• What is required:
Read the records below and copy each line that contains "layout".

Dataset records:
┄┄┄┄┄┄┄┄┄┄┄┄┄┄┄┄┄┄┄┄
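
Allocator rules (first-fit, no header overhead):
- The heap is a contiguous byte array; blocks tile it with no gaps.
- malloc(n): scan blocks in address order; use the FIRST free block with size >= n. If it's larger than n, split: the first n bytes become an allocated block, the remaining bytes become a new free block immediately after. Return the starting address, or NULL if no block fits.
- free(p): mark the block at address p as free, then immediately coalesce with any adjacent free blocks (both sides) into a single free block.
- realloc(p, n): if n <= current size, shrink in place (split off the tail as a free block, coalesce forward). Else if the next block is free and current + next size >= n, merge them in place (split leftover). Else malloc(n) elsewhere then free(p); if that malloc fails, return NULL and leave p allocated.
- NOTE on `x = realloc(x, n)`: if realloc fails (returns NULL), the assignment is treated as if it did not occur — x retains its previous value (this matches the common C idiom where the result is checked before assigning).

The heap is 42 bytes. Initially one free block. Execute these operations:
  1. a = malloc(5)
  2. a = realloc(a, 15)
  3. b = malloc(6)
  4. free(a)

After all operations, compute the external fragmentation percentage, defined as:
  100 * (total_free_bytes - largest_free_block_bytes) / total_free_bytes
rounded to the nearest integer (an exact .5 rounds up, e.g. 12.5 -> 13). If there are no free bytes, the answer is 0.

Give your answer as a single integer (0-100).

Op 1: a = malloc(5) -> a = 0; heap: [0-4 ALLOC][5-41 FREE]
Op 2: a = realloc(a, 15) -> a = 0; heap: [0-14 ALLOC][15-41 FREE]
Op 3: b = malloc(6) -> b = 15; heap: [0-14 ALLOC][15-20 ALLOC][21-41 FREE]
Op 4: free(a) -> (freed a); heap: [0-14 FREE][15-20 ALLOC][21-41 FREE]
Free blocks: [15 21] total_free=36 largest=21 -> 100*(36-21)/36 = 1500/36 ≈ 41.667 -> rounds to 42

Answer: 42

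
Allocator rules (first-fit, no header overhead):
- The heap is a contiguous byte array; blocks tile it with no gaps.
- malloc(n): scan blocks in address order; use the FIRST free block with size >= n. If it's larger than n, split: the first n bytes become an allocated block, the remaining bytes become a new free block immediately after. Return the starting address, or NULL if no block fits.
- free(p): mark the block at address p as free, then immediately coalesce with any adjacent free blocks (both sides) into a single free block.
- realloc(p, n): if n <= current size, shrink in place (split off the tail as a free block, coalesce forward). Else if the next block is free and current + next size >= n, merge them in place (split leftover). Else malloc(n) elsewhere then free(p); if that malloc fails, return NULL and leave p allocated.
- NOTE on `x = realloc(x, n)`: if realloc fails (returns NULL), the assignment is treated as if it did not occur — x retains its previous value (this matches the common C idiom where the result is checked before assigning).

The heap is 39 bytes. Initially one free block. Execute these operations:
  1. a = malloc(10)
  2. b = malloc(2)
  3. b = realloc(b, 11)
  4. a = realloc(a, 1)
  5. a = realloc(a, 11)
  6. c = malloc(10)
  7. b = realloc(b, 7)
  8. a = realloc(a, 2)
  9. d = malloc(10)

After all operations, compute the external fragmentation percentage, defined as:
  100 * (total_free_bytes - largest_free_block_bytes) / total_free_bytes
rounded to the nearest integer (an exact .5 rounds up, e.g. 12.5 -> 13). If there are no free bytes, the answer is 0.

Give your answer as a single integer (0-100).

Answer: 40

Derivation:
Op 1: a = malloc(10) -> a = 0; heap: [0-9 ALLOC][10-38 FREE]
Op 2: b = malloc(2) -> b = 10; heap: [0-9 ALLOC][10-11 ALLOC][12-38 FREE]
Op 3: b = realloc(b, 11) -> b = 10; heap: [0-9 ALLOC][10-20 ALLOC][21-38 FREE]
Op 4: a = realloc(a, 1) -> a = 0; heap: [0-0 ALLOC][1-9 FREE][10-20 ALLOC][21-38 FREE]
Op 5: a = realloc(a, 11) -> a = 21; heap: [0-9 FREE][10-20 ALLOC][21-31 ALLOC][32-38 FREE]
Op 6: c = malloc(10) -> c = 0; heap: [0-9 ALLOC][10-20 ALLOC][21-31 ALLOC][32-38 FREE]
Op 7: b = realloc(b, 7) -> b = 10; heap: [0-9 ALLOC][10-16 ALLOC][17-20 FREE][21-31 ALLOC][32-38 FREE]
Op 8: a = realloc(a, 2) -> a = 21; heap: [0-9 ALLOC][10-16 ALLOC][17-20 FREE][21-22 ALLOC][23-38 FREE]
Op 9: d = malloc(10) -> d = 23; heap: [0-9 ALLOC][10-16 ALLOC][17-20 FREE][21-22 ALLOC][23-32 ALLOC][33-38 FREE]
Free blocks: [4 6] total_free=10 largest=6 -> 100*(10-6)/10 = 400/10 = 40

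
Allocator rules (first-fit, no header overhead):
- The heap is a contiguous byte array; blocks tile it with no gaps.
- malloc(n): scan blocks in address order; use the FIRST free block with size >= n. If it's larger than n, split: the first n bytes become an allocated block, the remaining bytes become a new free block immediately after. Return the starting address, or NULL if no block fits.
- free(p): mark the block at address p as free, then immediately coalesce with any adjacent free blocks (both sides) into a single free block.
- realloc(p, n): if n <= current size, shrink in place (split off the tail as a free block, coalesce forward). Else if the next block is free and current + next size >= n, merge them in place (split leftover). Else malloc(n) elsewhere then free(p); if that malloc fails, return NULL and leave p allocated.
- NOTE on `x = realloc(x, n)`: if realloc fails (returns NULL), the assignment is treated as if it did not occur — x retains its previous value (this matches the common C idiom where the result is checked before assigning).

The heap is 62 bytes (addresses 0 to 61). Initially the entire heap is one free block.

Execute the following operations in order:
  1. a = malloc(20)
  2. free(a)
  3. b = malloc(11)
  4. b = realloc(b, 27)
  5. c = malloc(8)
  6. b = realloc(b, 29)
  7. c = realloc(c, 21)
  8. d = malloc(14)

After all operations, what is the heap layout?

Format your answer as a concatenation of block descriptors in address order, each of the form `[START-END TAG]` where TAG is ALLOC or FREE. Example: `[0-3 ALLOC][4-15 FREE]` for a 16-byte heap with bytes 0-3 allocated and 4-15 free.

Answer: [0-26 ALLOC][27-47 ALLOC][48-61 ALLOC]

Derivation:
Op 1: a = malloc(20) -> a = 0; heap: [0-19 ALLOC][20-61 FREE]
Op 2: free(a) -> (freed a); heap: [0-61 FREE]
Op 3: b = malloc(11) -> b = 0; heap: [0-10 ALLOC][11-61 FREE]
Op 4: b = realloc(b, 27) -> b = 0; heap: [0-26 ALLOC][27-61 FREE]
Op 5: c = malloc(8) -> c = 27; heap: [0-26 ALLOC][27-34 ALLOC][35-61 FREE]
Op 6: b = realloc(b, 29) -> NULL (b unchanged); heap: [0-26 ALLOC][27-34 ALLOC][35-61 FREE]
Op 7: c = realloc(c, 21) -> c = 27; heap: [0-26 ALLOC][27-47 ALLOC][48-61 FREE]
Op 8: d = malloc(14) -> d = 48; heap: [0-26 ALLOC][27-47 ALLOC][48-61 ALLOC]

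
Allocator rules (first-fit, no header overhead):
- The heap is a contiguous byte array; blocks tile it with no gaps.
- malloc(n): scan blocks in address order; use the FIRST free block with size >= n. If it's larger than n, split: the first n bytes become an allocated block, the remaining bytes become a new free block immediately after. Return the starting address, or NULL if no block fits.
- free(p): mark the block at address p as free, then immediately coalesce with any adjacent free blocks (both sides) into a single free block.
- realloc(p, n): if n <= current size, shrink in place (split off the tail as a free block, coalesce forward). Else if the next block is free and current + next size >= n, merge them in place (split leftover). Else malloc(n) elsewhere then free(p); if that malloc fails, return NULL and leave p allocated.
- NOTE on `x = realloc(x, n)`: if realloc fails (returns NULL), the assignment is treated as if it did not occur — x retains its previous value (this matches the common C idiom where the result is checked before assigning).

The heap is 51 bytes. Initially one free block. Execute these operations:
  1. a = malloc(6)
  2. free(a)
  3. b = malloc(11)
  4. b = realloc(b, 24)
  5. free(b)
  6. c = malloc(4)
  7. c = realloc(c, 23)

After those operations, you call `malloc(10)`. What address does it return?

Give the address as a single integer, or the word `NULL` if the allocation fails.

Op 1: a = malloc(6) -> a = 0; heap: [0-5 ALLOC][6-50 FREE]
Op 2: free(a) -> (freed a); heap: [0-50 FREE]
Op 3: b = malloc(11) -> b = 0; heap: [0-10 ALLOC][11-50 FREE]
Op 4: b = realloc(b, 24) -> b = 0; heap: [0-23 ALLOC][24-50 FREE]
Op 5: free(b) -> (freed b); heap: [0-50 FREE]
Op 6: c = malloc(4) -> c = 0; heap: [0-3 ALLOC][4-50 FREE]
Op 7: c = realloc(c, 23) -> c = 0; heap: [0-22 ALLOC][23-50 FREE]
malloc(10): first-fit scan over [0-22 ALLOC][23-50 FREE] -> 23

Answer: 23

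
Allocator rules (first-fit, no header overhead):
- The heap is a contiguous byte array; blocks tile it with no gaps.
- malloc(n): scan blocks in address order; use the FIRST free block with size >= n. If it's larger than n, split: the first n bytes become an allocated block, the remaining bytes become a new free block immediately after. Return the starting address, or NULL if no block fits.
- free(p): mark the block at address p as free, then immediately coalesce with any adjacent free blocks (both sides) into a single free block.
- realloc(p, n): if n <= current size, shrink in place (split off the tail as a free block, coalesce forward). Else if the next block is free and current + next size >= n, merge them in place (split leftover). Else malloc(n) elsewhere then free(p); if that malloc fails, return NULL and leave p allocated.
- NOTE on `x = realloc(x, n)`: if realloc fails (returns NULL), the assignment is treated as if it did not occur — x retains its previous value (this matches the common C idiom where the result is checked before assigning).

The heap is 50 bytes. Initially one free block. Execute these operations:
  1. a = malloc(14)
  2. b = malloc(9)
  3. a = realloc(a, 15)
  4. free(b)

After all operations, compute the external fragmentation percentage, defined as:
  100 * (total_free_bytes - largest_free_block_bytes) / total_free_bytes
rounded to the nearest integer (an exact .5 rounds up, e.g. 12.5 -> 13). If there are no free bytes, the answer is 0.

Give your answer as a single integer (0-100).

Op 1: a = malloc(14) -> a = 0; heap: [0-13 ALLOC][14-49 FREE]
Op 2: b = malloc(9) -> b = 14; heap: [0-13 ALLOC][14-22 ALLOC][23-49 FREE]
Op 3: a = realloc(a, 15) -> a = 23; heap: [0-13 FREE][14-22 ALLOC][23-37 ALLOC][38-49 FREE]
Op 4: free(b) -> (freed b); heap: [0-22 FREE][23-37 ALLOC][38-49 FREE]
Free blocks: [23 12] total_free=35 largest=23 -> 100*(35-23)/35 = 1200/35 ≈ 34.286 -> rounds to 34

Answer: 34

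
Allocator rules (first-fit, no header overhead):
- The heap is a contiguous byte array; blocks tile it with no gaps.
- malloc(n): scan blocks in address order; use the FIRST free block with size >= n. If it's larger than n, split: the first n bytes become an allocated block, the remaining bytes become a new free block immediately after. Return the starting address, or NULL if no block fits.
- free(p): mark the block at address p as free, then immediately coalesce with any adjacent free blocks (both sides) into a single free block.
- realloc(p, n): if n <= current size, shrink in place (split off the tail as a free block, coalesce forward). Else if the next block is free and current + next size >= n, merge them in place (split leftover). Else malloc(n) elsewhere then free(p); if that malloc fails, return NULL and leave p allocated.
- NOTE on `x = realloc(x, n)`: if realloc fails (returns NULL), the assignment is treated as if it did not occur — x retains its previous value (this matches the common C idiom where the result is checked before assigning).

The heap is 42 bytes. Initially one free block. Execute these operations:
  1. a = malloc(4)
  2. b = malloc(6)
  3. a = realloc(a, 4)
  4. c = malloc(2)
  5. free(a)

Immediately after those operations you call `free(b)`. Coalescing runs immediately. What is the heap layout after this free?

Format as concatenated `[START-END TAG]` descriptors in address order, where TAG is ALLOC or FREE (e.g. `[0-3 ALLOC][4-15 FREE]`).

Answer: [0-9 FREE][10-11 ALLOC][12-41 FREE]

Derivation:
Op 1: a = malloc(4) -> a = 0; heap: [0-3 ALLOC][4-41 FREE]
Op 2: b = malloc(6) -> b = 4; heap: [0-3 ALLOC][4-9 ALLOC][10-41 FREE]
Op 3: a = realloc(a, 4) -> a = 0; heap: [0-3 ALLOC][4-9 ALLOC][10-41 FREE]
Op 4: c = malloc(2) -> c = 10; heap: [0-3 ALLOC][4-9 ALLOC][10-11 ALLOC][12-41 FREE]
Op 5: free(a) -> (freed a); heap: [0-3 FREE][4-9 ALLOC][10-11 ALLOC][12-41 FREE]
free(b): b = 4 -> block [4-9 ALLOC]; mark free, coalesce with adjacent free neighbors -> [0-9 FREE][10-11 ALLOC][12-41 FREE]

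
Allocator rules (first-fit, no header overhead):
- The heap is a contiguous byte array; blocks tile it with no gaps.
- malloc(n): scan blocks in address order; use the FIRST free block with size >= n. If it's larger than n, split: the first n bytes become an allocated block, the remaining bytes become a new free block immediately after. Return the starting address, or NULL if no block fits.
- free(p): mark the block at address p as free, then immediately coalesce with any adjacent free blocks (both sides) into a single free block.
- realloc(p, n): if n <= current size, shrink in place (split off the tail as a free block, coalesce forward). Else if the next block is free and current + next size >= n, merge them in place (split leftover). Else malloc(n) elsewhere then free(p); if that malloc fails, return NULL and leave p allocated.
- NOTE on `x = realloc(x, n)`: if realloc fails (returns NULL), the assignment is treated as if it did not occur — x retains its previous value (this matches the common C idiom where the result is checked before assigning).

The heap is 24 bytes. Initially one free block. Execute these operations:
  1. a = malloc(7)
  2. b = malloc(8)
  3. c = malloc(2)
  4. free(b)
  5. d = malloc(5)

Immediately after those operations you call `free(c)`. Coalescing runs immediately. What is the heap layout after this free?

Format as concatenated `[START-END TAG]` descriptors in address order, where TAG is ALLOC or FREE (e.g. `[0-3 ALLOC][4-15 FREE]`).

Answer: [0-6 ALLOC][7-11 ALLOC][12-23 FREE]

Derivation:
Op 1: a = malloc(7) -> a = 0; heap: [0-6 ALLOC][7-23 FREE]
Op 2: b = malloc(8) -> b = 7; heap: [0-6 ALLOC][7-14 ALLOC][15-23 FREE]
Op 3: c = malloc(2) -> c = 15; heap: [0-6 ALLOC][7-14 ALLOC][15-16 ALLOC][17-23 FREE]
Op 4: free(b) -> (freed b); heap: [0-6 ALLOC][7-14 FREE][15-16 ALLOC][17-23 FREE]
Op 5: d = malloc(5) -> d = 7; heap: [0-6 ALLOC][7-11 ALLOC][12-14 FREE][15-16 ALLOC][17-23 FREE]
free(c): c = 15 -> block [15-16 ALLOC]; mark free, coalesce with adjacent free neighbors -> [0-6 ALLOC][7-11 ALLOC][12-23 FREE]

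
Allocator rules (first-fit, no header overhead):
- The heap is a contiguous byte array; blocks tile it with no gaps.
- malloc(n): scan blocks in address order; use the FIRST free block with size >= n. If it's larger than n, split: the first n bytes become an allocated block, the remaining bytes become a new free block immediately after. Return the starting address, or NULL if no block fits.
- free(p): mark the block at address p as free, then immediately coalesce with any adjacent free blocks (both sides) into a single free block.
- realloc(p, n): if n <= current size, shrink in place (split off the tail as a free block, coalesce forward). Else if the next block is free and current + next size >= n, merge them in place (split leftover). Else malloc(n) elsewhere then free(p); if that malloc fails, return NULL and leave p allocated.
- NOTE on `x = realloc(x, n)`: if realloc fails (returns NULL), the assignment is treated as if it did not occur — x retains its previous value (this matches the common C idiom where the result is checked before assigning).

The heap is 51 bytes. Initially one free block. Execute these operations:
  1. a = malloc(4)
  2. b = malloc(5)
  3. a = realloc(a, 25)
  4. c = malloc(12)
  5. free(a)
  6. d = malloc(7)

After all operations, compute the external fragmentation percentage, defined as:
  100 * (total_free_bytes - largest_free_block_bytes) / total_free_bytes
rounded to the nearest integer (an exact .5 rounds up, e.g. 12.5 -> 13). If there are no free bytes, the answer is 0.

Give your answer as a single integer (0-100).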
┄┄┄┄┄┄┄┄┄┄┄┄┄┄┄┄┄┄┄┄
• Task solution:
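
After all operations, what is the heap layout?
Immediately after those operations you call `free(b)`. Coalescing runs immediately. What is the heap layout after this free?
Immediately after those operations you call `free(c)`. Coalescing runs immediately. What is the heap layout after this free?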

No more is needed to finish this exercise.